-- What you are asked to do --
Search the records for the word "lines" and report each line that has it.

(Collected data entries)
────────────────

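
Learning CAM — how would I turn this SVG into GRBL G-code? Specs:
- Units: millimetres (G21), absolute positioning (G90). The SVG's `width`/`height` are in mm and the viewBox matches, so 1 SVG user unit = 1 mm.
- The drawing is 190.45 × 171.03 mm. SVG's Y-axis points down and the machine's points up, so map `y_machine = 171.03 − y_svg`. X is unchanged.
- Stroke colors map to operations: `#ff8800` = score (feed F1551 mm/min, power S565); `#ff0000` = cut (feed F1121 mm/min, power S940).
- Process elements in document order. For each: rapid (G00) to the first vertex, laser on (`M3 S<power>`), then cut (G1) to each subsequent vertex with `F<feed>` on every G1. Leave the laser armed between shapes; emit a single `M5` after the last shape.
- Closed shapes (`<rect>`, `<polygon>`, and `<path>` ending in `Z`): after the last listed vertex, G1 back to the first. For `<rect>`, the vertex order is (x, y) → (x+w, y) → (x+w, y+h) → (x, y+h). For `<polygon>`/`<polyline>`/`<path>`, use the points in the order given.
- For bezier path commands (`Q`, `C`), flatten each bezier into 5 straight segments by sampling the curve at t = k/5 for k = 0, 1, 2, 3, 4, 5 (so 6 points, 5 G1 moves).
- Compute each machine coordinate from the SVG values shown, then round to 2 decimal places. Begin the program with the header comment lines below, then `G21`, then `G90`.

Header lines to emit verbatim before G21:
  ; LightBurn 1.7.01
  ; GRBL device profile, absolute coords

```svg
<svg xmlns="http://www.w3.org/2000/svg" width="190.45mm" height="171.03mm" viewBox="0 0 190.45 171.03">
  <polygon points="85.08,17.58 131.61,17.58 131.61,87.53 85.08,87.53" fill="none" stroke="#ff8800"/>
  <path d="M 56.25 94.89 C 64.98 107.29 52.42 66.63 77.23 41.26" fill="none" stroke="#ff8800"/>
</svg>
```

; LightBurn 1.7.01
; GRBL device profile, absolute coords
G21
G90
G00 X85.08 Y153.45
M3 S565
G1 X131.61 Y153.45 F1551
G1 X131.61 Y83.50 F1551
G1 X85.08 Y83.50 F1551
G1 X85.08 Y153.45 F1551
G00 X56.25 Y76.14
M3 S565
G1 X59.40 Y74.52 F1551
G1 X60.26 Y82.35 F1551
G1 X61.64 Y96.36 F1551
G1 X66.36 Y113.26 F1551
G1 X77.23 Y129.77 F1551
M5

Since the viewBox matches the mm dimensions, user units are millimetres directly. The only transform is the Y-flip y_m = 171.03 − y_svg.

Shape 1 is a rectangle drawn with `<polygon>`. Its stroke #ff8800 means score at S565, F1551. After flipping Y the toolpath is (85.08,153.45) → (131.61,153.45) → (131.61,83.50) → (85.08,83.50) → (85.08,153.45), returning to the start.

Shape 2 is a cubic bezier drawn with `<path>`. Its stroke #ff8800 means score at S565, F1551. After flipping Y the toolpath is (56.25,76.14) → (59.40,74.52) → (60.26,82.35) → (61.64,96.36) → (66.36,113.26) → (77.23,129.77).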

────────────────

-- Solution for this exercise --
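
- Compute each machine coordinate from the SVG values shown, then round to 2 decimal places. Begin the program with the header comment lines below, then `G21`, then `G90`.
Header lines to emit verbatim before G21: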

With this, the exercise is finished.